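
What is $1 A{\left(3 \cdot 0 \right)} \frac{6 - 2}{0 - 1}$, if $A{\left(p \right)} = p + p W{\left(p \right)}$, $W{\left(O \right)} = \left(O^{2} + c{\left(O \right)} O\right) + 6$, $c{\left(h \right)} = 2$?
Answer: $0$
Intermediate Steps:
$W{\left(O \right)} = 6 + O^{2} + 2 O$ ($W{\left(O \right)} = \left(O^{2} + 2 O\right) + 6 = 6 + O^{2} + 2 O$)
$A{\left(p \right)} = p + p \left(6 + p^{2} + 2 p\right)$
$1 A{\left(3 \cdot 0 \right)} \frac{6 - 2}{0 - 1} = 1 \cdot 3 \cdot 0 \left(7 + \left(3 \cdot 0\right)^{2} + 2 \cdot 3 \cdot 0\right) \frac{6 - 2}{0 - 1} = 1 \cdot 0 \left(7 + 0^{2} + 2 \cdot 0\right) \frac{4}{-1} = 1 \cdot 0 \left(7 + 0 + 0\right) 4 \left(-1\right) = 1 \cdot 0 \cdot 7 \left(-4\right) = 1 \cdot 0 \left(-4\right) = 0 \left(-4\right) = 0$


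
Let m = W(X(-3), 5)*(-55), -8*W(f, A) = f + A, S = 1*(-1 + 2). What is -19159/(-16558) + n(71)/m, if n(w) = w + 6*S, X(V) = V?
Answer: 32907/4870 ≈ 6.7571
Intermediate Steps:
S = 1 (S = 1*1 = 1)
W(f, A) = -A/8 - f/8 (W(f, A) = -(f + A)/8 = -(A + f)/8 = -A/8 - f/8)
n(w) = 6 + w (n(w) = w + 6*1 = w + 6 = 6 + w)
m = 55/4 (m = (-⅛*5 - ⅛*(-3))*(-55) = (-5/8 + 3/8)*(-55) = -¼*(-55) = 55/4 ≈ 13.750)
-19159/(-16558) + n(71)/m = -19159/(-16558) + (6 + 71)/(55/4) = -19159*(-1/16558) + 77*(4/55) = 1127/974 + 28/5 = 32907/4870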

--

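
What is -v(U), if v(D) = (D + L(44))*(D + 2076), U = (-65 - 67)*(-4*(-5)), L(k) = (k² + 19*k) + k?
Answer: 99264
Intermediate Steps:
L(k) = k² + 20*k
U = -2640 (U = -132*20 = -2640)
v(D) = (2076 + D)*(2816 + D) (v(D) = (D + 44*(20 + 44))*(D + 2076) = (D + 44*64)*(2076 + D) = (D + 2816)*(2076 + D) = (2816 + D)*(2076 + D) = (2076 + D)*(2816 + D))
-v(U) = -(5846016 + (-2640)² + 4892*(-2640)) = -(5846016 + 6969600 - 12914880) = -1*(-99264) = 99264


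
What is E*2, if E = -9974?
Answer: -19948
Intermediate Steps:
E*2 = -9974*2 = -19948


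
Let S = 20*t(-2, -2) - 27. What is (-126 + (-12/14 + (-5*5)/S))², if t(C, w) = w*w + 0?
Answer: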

▸ Exercise
Across the whole listing, tally the lines that include the string "What". Reply with the number only.

▸ Response
5